[THE DATA]

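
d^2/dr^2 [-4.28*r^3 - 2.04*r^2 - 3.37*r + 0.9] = -25.68*r - 4.08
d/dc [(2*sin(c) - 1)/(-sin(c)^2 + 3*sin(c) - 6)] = (2*sin(c)^2 - 2*sin(c) - 9)*cos(c)/(sin(c)^2 - 3*sin(c) + 6)^2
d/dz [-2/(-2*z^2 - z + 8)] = 2*(-4*z - 1)/(2*z^2 + z - 8)^2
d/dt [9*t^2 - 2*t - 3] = 18*t - 2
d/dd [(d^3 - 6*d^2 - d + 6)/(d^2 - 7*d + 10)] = (d^4 - 14*d^3 + 73*d^2 - 132*d + 32)/(d^4 - 14*d^3 + 69*d^2 - 140*d + 100)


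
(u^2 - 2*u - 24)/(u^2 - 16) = (u - 6)/(u - 4)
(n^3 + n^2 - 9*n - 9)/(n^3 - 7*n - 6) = (n + 3)/(n + 2)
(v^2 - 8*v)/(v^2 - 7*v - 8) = v/(v + 1)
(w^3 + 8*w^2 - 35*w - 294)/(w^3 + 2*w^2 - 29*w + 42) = (w^2 + w - 42)/(w^2 - 5*w + 6)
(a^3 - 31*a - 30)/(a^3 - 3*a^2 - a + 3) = (a^2 - a - 30)/(a^2 - 4*a + 3)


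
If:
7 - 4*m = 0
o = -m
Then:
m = 7/4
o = -7/4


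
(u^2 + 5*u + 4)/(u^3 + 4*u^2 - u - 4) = 1/(u - 1)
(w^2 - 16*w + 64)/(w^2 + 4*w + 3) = (w^2 - 16*w + 64)/(w^2 + 4*w + 3)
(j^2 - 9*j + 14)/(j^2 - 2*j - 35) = (j - 2)/(j + 5)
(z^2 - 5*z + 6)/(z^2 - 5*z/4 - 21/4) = 4*(z - 2)/(4*z + 7)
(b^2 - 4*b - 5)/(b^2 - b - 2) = (b - 5)/(b - 2)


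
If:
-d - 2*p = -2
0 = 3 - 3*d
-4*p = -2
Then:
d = 1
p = 1/2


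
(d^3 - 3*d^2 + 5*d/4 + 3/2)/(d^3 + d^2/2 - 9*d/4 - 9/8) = 2*(d - 2)/(2*d + 3)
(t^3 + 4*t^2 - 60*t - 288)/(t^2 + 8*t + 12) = (t^2 - 2*t - 48)/(t + 2)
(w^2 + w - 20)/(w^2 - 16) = (w + 5)/(w + 4)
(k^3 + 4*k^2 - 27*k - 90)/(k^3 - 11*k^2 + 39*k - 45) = (k^2 + 9*k + 18)/(k^2 - 6*k + 9)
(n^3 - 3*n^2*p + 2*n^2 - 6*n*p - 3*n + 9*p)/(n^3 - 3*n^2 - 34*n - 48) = (n^2 - 3*n*p - n + 3*p)/(n^2 - 6*n - 16)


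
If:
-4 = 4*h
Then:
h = -1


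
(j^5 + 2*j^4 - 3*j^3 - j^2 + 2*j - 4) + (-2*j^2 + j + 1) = j^5 + 2*j^4 - 3*j^3 - 3*j^2 + 3*j - 3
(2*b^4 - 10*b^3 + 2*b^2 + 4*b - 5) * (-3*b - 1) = -6*b^5 + 28*b^4 + 4*b^3 - 14*b^2 + 11*b + 5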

[/THE DATA]

WHAT THE EXERCISE ASKS
Using the data above, restate word for word the lines from its opening line through the line that contains "d/dt [9*t^2 - 2*t - 3] = 18*t - 2", and no more.

OUTPUT BELOW
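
d^2/dr^2 [-4.28*r^3 - 2.04*r^2 - 3.37*r + 0.9] = -25.68*r - 4.08
d/dc [(2*sin(c) - 1)/(-sin(c)^2 + 3*sin(c) - 6)] = (2*sin(c)^2 - 2*sin(c) - 9)*cos(c)/(sin(c)^2 - 3*sin(c) + 6)^2
d/dz [-2/(-2*z^2 - z + 8)] = 2*(-4*z - 1)/(2*z^2 + z - 8)^2
d/dt [9*t^2 - 2*t - 3] = 18*t - 2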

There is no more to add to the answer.